__TASK PROMPT__: Copy each line of the entries that includes the word "Rational".

*** Opening EXCERPTED RECORDS ***

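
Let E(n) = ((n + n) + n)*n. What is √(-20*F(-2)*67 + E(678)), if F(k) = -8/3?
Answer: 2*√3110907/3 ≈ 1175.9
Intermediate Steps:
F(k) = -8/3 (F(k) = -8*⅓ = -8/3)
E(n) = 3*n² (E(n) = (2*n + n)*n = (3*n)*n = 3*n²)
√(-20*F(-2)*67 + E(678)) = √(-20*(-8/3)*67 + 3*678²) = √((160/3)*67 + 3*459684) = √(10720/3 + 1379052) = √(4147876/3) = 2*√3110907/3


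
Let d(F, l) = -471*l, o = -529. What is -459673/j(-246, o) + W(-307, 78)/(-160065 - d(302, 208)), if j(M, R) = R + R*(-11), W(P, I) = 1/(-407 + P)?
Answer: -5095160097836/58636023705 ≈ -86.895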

*** Closing EXCERPTED RECORDS ***
*** Opening EXCERPTED RECORDS ***

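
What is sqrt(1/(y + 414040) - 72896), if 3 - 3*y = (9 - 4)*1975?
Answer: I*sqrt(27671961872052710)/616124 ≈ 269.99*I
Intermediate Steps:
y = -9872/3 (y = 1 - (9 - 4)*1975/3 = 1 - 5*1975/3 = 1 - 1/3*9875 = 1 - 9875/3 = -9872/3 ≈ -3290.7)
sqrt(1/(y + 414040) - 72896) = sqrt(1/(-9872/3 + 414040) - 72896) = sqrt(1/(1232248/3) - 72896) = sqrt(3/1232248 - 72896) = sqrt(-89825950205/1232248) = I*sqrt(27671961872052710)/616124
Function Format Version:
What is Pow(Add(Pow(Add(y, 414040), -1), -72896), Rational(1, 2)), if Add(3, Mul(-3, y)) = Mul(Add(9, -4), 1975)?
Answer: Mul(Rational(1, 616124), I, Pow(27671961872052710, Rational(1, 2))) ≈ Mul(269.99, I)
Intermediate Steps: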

*** Closing EXCERPTED RECORDS ***
*** Opening EXCERPTED RECORDS ***

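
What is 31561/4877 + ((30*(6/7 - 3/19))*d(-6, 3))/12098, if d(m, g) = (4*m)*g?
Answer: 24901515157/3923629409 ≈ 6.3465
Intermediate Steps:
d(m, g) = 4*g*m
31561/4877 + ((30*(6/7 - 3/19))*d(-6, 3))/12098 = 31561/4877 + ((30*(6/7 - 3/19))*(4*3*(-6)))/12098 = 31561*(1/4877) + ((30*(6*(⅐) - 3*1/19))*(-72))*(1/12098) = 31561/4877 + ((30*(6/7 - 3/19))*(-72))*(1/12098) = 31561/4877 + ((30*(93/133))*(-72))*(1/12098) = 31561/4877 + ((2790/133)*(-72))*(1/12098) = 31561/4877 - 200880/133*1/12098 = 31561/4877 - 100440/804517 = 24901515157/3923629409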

*** Closing EXCERPTED RECORDS ***

__RESULT BELOW__:
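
What is Pow(Add(Pow(Add(y, 414040), -1), -72896), Rational(1, 2)), if Add(3, Mul(-3, y)) = Mul(Add(9, -4), 1975)?
Answer: Mul(Rational(1, 616124), I, Pow(27671961872052710, Rational(1, 2))) ≈ Mul(269.99, I)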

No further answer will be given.